== Segment start ==

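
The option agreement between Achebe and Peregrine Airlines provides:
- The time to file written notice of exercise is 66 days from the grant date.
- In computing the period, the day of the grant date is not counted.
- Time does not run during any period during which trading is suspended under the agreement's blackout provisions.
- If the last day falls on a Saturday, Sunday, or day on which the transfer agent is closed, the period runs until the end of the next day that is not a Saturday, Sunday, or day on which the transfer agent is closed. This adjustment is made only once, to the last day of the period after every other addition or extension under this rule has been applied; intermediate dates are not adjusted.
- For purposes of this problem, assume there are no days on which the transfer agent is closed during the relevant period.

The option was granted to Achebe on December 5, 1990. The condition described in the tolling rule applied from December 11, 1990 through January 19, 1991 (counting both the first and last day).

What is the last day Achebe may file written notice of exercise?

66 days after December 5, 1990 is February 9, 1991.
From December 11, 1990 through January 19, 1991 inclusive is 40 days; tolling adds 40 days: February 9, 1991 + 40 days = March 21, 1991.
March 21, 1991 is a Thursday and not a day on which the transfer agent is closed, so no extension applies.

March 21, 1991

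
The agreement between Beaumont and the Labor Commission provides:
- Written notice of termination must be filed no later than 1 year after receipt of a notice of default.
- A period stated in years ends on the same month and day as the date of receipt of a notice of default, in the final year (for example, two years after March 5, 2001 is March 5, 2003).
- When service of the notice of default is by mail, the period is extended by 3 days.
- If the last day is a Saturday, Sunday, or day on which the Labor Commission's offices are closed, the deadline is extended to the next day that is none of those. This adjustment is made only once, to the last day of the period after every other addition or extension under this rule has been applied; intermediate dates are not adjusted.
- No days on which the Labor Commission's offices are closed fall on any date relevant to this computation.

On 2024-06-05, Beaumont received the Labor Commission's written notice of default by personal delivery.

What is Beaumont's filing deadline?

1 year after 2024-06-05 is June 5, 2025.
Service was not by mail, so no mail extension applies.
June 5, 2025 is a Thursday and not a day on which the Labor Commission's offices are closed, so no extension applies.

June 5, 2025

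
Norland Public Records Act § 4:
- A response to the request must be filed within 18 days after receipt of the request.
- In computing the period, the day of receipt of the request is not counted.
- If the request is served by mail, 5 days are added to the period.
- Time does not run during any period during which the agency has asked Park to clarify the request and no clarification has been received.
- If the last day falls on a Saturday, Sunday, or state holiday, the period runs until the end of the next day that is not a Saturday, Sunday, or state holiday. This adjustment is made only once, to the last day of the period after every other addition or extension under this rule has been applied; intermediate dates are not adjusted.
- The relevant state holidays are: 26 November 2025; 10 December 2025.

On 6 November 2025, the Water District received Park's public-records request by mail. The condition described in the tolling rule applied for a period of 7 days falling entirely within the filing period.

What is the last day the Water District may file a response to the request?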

== Segment end ==

TASK TO CARRY OUT: Output exactly the leading lines of the data, up to and including the line marked by "is closed, the".

RESULT:
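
The option agreement between Achebe and Peregrine Airlines provides:
- The time to file written notice of exercise is 66 days from the grant date.
- In computing the period, the day of the grant date is not counted.
- Time does not run during any period during which trading is suspended under the agreement's blackout provisions.
- If the last day falls on a Saturday, Sunday, or day on which the transfer agent is closed, the period runs until the end of the next day that is not a Saturday, Sunday, or day on which the transfer agent is closed. This adjustment is made only once, to the last day of the period after every other addition or extension under this rule has been applied; intermediate dates are not adjusted.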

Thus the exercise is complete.